Exercise goal
Beginning with the first line, please return the entries exactly through the line that contains "Let o(g) + 3", and leave out all later lines.

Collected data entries
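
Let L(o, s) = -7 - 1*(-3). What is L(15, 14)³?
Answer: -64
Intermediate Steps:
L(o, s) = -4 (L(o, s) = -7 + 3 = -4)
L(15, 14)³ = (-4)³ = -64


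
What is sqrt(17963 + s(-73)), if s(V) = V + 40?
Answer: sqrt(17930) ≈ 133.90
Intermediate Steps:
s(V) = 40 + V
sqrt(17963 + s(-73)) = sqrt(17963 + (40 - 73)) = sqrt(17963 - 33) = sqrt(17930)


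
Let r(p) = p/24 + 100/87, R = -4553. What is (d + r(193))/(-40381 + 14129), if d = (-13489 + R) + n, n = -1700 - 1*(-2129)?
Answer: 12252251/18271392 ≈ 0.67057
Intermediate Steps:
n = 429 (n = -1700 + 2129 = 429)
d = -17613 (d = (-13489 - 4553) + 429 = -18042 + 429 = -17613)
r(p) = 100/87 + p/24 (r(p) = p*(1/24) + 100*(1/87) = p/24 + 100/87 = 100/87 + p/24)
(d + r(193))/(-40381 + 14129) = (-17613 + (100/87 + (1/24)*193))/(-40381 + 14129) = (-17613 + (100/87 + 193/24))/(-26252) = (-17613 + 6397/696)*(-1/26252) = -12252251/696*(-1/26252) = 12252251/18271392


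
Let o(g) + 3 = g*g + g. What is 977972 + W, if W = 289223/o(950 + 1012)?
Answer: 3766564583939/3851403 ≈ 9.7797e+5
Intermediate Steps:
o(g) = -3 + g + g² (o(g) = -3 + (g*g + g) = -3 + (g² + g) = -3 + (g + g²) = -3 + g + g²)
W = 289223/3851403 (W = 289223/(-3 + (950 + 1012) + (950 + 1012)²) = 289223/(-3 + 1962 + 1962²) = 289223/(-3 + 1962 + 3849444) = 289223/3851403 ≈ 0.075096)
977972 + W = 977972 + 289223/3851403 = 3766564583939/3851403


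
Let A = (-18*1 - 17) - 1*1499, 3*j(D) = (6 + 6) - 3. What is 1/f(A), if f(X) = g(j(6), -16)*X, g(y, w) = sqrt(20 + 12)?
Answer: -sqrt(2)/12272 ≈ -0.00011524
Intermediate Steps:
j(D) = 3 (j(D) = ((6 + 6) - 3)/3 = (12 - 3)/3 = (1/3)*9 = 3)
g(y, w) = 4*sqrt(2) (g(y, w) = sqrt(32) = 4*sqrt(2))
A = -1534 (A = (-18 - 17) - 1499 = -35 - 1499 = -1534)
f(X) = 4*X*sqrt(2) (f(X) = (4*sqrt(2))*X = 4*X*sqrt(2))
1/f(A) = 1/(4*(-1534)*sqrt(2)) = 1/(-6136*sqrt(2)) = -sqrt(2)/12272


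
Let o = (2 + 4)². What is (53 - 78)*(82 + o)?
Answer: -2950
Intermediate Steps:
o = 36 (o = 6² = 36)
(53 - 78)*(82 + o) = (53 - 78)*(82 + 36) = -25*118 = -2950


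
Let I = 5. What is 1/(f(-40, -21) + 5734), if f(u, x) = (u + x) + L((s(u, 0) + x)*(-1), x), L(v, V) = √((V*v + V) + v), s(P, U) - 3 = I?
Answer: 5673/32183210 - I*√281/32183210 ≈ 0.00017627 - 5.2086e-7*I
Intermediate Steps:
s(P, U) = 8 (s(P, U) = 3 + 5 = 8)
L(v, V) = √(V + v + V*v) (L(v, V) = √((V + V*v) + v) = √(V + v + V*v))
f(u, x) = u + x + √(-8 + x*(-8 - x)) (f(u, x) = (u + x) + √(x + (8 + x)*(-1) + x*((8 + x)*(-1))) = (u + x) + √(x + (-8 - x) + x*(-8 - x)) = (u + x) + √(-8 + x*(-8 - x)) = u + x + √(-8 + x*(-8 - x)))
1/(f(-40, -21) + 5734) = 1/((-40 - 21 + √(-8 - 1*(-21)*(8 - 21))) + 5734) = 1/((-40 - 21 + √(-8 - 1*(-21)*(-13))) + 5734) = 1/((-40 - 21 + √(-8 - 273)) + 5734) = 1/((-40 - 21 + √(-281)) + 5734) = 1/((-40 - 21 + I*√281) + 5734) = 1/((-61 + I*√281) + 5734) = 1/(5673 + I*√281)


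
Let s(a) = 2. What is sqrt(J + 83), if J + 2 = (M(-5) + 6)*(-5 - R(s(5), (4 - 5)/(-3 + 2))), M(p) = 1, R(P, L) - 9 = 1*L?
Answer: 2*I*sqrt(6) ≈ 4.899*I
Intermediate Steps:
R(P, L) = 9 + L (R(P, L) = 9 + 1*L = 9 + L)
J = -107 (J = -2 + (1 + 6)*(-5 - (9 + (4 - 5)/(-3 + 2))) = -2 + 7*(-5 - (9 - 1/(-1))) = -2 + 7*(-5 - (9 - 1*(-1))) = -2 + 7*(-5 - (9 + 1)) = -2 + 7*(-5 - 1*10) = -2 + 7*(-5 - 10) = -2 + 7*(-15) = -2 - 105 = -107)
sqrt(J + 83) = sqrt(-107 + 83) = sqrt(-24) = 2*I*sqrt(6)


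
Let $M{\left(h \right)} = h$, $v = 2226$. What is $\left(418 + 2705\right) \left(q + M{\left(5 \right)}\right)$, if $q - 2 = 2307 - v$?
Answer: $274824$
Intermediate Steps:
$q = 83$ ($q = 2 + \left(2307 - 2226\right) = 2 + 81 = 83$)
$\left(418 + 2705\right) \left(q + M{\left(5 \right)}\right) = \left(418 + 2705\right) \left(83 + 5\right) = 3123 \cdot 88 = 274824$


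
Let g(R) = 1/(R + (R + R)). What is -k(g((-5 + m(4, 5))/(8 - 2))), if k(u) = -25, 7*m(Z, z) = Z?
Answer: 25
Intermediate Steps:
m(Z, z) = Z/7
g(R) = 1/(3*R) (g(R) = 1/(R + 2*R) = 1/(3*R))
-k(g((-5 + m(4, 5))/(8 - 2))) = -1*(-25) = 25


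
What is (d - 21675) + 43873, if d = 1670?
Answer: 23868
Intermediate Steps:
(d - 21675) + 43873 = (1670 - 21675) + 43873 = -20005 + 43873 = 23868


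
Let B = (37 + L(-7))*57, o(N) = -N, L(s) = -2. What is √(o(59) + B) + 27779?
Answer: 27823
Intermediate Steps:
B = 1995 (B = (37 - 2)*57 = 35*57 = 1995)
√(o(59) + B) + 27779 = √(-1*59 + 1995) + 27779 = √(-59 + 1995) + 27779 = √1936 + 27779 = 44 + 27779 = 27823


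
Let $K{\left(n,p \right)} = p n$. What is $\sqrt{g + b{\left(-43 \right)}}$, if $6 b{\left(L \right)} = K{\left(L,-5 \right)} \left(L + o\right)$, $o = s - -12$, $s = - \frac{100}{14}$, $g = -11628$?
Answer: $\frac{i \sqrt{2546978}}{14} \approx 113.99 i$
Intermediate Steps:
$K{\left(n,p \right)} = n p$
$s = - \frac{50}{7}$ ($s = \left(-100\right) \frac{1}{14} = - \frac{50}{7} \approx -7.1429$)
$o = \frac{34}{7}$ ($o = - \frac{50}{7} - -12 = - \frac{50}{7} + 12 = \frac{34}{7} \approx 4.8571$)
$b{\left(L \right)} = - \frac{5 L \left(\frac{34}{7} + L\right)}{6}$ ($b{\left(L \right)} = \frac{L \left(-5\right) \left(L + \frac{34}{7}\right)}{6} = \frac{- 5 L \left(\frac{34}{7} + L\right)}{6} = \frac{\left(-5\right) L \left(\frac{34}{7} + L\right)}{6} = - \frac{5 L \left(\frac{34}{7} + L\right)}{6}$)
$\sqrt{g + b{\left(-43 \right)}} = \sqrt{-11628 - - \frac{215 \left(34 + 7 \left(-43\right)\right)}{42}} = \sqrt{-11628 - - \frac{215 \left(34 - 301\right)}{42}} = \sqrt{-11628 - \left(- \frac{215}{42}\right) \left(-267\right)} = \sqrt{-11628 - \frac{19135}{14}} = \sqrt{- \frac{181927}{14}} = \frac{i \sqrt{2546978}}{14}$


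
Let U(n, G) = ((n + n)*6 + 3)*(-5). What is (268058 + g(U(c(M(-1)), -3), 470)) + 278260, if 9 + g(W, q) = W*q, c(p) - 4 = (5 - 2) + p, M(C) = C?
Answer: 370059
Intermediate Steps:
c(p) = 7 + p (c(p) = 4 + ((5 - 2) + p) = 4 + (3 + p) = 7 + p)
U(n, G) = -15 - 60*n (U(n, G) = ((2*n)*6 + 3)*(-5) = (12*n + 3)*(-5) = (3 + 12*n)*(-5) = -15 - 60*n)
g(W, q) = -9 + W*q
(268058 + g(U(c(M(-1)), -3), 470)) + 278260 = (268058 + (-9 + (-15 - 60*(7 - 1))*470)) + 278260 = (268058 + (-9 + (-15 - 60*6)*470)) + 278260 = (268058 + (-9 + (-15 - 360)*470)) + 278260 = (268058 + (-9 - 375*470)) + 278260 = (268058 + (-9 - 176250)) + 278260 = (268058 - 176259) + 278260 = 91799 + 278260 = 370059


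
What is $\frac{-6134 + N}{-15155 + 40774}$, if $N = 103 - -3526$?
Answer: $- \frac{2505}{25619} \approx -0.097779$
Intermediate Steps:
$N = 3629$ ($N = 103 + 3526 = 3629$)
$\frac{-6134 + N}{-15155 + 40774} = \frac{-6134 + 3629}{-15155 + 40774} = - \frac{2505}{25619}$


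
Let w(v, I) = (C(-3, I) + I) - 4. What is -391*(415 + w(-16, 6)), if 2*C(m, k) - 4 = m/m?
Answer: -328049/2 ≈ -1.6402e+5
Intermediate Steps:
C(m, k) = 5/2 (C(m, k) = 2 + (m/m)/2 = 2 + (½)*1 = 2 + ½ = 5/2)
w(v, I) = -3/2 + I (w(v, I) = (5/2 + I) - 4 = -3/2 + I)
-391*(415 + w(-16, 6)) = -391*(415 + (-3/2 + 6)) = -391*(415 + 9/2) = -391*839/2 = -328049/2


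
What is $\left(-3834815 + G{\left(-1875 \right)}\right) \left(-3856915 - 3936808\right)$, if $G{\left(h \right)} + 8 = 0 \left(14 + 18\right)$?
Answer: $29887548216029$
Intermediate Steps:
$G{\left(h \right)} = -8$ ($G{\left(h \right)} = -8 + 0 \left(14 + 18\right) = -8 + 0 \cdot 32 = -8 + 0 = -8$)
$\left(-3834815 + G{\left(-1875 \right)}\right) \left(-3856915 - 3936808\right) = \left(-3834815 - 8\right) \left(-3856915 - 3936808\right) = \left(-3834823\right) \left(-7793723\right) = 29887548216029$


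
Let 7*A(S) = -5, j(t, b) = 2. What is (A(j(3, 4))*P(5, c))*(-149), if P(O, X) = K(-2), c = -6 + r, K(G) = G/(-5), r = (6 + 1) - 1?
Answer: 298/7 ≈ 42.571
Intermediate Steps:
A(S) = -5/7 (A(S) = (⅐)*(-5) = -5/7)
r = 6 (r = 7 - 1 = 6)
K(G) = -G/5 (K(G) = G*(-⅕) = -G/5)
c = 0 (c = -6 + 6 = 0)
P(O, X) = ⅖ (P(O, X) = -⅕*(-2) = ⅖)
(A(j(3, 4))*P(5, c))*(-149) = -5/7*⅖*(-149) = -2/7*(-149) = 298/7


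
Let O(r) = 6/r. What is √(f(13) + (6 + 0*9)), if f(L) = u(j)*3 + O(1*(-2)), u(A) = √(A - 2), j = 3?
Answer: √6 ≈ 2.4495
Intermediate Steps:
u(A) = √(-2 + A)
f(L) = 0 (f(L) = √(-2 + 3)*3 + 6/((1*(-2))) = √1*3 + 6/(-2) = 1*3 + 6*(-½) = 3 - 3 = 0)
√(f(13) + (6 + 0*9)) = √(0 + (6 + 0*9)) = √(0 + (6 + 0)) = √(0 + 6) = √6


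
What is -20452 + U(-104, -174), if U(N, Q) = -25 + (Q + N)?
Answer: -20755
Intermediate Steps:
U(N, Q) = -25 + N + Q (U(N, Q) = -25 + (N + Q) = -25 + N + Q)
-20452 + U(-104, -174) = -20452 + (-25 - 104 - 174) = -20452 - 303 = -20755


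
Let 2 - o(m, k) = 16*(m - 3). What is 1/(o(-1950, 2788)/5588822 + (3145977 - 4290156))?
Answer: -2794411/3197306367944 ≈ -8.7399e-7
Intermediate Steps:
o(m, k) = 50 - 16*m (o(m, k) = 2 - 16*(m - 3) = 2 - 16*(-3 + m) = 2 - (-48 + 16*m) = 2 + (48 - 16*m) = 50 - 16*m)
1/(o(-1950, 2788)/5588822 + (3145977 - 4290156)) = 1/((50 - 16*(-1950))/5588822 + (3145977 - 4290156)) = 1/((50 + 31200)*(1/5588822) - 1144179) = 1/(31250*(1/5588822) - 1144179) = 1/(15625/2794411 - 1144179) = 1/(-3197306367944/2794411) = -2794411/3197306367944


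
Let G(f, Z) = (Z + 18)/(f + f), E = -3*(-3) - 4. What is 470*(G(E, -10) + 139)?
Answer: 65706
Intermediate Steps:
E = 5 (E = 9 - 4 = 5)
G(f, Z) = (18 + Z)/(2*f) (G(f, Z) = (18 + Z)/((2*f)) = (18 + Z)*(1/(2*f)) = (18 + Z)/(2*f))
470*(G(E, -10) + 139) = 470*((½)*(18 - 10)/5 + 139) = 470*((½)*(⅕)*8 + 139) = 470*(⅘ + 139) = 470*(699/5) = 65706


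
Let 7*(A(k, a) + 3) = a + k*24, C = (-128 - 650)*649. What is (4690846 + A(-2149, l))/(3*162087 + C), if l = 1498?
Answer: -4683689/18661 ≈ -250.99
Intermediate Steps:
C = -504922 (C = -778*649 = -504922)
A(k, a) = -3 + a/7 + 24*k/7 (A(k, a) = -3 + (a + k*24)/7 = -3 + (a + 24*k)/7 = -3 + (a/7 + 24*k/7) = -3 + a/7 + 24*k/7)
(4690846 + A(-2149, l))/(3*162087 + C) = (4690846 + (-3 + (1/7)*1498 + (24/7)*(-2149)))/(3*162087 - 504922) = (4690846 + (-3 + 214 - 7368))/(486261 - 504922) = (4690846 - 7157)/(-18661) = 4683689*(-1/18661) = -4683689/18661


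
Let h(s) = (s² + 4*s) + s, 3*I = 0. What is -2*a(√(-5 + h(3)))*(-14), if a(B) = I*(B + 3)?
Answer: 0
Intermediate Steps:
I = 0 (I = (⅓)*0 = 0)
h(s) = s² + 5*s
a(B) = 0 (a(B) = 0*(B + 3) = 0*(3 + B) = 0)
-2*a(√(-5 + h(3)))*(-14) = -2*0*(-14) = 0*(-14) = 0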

Finished task
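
Let L(o, s) = -7 - 1*(-3). What is L(15, 14)³?
Answer: -64
Intermediate Steps:
L(o, s) = -4 (L(o, s) = -7 + 3 = -4)
L(15, 14)³ = (-4)³ = -64


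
What is sqrt(17963 + s(-73)), if s(V) = V + 40?
Answer: sqrt(17930) ≈ 133.90
Intermediate Steps:
s(V) = 40 + V
sqrt(17963 + s(-73)) = sqrt(17963 + (40 - 73)) = sqrt(17963 - 33) = sqrt(17930)


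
Let r(p) = p/24 + 100/87, R = -4553. What is (d + r(193))/(-40381 + 14129), if d = (-13489 + R) + n, n = -1700 - 1*(-2129)?
Answer: 12252251/18271392 ≈ 0.67057
Intermediate Steps:
n = 429 (n = -1700 + 2129 = 429)
d = -17613 (d = (-13489 - 4553) + 429 = -18042 + 429 = -17613)
r(p) = 100/87 + p/24 (r(p) = p*(1/24) + 100*(1/87) = p/24 + 100/87 = 100/87 + p/24)
(d + r(193))/(-40381 + 14129) = (-17613 + (100/87 + (1/24)*193))/(-40381 + 14129) = (-17613 + (100/87 + 193/24))/(-26252) = (-17613 + 6397/696)*(-1/26252) = -12252251/696*(-1/26252) = 12252251/18271392


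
Let o(g) + 3 = g*g + g. What is 977972 + W, if W = 289223/o(950 + 1012)?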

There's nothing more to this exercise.